** SUPPLIED MATERIAL follows **

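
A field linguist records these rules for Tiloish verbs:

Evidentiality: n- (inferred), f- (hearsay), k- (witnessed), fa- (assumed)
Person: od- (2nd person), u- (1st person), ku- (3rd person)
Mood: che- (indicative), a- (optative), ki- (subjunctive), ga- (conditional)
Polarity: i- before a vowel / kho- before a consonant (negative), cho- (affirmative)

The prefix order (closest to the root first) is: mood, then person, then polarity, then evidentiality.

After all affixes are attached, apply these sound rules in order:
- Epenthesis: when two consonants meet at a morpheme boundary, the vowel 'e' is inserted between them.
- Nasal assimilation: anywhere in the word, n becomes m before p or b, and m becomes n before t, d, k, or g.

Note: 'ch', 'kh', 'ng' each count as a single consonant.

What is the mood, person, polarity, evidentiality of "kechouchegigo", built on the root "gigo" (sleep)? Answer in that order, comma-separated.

indicative, 1st person, affirmative, witnessed

Segment: k-cho-u-che-gigo.
mood: che- → indicative.
person: u- → 1st person.
polarity: cho- → affirmative.
evidentiality: k- → witnessed.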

** End of SUPPLIED MATERIAL **

## WHAT TO PRODUCE
Give back exactly the lines from the one containing "Polarity: i- before" to the end of the material, both ends included.

## TASK ANSWER
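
Polarity: i- before a vowel / kho- before a consonant (negative), cho- (affirmative)

The prefix order (closest to the root first) is: mood, then person, then polarity, then evidentiality.

After all affixes are attached, apply these sound rules in order:
- Epenthesis: when two consonants meet at a morpheme boundary, the vowel 'e' is inserted between them.
- Nasal assimilation: anywhere in the word, n becomes m before p or b, and m becomes n before t, d, k, or g.

Note: 'ch', 'kh', 'ng' each count as a single consonant.

What is the mood, person, polarity, evidentiality of "kechouchegigo", built on the root "gigo" (sleep)? Answer in that order, comma-separated.

indicative, 1st person, affirmative, witnessed

Segment: k-cho-u-che-gigo.
mood: che- → indicative.
person: u- → 1st person.
polarity: cho- → affirmative.
evidentiality: k- → witnessed.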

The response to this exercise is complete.